**** DATA TO USE ****
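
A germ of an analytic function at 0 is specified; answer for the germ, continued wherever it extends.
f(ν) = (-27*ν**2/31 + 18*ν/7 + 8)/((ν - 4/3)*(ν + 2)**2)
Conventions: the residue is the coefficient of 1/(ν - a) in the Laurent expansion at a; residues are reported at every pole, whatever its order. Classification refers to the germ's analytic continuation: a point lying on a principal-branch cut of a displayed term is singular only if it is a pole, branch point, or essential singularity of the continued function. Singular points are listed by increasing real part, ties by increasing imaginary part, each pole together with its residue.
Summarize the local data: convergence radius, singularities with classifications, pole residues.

Denominator factor (ν + 2)^2: pole of order 2 at -2, modulus 2.
Denominator factor (ν - 4/3): pole of order 1 at 4/3, modulus 4/3.
The radius of convergence is the smallest modulus among the singular points: 4/3.
At the order-2 pole -2 set g(ν) = (ν - (-2))^2*f(ν) = (-27*ν**2/31 + 18*ν/7 + 8)/(ν - 4/3).
Order-2 pole: residue = g'(a); g'(-2) = -9549/5425, so the residue is -9549/5425.
At the order-1 pole 4/3 set g(ν) = (ν - (4/3))*f(ν) = (-27*ν**2/31 + 18*ν/7 + 8)/(ν + 2)**2.
Simple pole: residue = g(a) at a = 4/3, which is 4824/5425.
List the singular points by increasing real part (a conjugate pair: the negative imaginary part first).

Radius of convergence at 0: 4/3.
At -2: a pole of order 2; residue -9549/5425.
At 4/3: a pole of order 1; residue 4824/5425.


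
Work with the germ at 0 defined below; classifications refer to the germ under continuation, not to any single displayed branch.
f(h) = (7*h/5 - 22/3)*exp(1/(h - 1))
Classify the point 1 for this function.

The point is an essential singularity.

The exponent 1/(h - (1)) has a pole at 1, so exp(1/(h - (1))) takes every nonzero value near it: an essential singularity (not a pole of any order).


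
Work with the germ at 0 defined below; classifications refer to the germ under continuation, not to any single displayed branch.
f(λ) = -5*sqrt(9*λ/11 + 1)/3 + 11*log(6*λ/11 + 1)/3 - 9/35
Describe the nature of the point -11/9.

The point is an algebraic (square-root) branch point.

The term (-5/3)*sqrt(1 - λ/(-11/9)) has argument 1 - -11/9/(-11/9) = 0 at -11/9: a square-root (algebraic, two-sheeted) branch point; the remaining terms are analytic or single-valued there.


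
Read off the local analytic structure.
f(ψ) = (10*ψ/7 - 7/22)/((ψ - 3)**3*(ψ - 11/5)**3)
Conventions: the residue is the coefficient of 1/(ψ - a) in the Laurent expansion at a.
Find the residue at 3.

The residue is 4903125/78848.

At the order-3 pole 3 set g(ψ) = (ψ - (3))^3*f(ψ) = (10*ψ/7 - 7/22)/(ψ - 11/5)**3.
Order-3 pole: residue = g''(a)/2; g''(3) = 4903125/39424, so the residue is 4903125/78848.


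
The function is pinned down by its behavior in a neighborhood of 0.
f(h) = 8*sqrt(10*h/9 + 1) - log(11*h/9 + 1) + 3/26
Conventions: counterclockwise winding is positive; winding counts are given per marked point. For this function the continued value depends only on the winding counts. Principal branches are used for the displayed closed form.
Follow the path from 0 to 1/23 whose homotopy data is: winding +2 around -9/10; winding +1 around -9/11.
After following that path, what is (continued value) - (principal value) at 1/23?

Continued minus principal equals -(2)*pi*i.

The rational part is single-valued and drops out of the difference; each branch term changes only by its own monodromy.
(8)*sqrt(1 - h/(-9/10)): winding +2 is even, the square root returns to the same sheet, contribution 0.
(-1)*log(1 - h/(-9/11)): each positive loop around -9/11 adds 2*pi*i to the log, so winding +1 contributes (-1)*(1)*2*pi*i = -(2)*pi*i.
Summing the contributions at h = 1/23 gives -(2)*pi*i.


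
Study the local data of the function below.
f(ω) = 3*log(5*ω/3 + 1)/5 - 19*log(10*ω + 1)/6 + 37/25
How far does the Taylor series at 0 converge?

Branch term (3/5)*log(1 - ω/(-3/5)): its argument vanishes at ω = -3/5, a logarithmic branch point, modulus 3/5.
Branch term (-19/6)*log(1 - ω/(-1/10)): its argument vanishes at ω = -1/10, a logarithmic branch point, modulus 1/10.
The radius of convergence is the smallest modulus among the singular points: 1/10.

The radius of convergence is 1/10.


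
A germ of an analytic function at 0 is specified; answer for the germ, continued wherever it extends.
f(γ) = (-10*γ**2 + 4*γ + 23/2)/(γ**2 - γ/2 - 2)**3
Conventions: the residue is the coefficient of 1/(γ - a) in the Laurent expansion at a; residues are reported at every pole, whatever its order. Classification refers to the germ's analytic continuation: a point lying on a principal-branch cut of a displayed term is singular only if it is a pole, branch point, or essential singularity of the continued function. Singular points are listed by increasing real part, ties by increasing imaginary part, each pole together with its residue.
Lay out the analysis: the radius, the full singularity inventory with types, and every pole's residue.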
****
(INSTRUCTIONS FOR THE TASK):
All of the data above needs to be given again exactly.

(PROBLEM SOLUTION):
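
A germ of an analytic function at 0 is specified; answer for the germ, continued wherever it extends.
f(ν) = (-27*ν**2/31 + 18*ν/7 + 8)/((ν - 4/3)*(ν + 2)**2)
Conventions: the residue is the coefficient of 1/(ν - a) in the Laurent expansion at a; residues are reported at every pole, whatever its order. Classification refers to the germ's analytic continuation: a point lying on a principal-branch cut of a displayed term is singular only if it is a pole, branch point, or essential singularity of the continued function. Singular points are listed by increasing real part, ties by increasing imaginary part, each pole together with its residue.
Summarize the local data: convergence radius, singularities with classifications, pole residues.

Denominator factor (ν + 2)^2: pole of order 2 at -2, modulus 2.
Denominator factor (ν - 4/3): pole of order 1 at 4/3, modulus 4/3.
The radius of convergence is the smallest modulus among the singular points: 4/3.
At the order-2 pole -2 set g(ν) = (ν - (-2))^2*f(ν) = (-27*ν**2/31 + 18*ν/7 + 8)/(ν - 4/3).
Order-2 pole: residue = g'(a); g'(-2) = -9549/5425, so the residue is -9549/5425.
At the order-1 pole 4/3 set g(ν) = (ν - (4/3))*f(ν) = (-27*ν**2/31 + 18*ν/7 + 8)/(ν + 2)**2.
Simple pole: residue = g(a) at a = 4/3, which is 4824/5425.
List the singular points by increasing real part (a conjugate pair: the negative imaginary part first).

Radius of convergence at 0: 4/3.
At -2: a pole of order 2; residue -9549/5425.
At 4/3: a pole of order 1; residue 4824/5425.


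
Work with the germ at 0 defined below; classifications refer to the germ under continuation, not to any single displayed branch.
f(h) = (7*h/5 - 22/3)*exp(1/(h - 1))
Classify the point 1 for this function.

The point is an essential singularity.

The exponent 1/(h - (1)) has a pole at 1, so exp(1/(h - (1))) takes every nonzero value near it: an essential singularity (not a pole of any order).


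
Work with the germ at 0 defined below; classifications refer to the germ under continuation, not to any single displayed branch.
f(λ) = -5*sqrt(9*λ/11 + 1)/3 + 11*log(6*λ/11 + 1)/3 - 9/35
Describe the nature of the point -11/9.

The point is an algebraic (square-root) branch point.

The term (-5/3)*sqrt(1 - λ/(-11/9)) has argument 1 - -11/9/(-11/9) = 0 at -11/9: a square-root (algebraic, two-sheeted) branch point; the remaining terms are analytic or single-valued there.


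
Read off the local analytic structure.
f(ψ) = (10*ψ/7 - 7/22)/((ψ - 3)**3*(ψ - 11/5)**3)
Conventions: the residue is the coefficient of 1/(ψ - a) in the Laurent expansion at a.
Find the residue at 3.

The residue is 4903125/78848.

At the order-3 pole 3 set g(ψ) = (ψ - (3))^3*f(ψ) = (10*ψ/7 - 7/22)/(ψ - 11/5)**3.
Order-3 pole: residue = g''(a)/2; g''(3) = 4903125/39424, so the residue is 4903125/78848.


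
The function is pinned down by its behavior in a neighborhood of 0.
f(h) = 8*sqrt(10*h/9 + 1) - log(11*h/9 + 1) + 3/26
Conventions: counterclockwise winding is positive; winding counts are given per marked point. For this function the continued value depends only on the winding counts. Principal branches are used for the displayed closed form.
Follow the path from 0 to 1/23 whose homotopy data is: winding +2 around -9/10; winding +1 around -9/11.
After following that path, what is (continued value) - (principal value) at 1/23?

Continued minus principal equals -(2)*pi*i.

The rational part is single-valued and drops out of the difference; each branch term changes only by its own monodromy.
(8)*sqrt(1 - h/(-9/10)): winding +2 is even, the square root returns to the same sheet, contribution 0.
(-1)*log(1 - h/(-9/11)): each positive loop around -9/11 adds 2*pi*i to the log, so winding +1 contributes (-1)*(1)*2*pi*i = -(2)*pi*i.
Summing the contributions at h = 1/23 gives -(2)*pi*i.


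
Study the local data of the function below.
f(ω) = 3*log(5*ω/3 + 1)/5 - 19*log(10*ω + 1)/6 + 37/25
How far does the Taylor series at 0 converge?

Branch term (3/5)*log(1 - ω/(-3/5)): its argument vanishes at ω = -3/5, a logarithmic branch point, modulus 3/5.
Branch term (-19/6)*log(1 - ω/(-1/10)): its argument vanishes at ω = -1/10, a logarithmic branch point, modulus 1/10.
The radius of convergence is the smallest modulus among the singular points: 1/10.

The radius of convergence is 1/10.


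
A germ of an analytic function at 0 is specified; answer for the germ, continued wherever it extends.
f(γ) = (-10*γ**2 + 4*γ + 23/2)/(γ**2 - γ/2 - 2)**3
Conventions: the residue is the coefficient of 1/(γ - a) in the Laurent expansion at a; residues are reported at every pole, whatever its order. Classification refers to the germ's analytic continuation: a point lying on a principal-branch cut of a displayed term is singular only if it is a pole, branch point, or essential singularity of the continued function. Singular points are listed by increasing real part, ties by increasing imaginary part, each pole together with its residue.
Lay out the analysis: the radius, the full singularity inventory with types, and every pole's residue.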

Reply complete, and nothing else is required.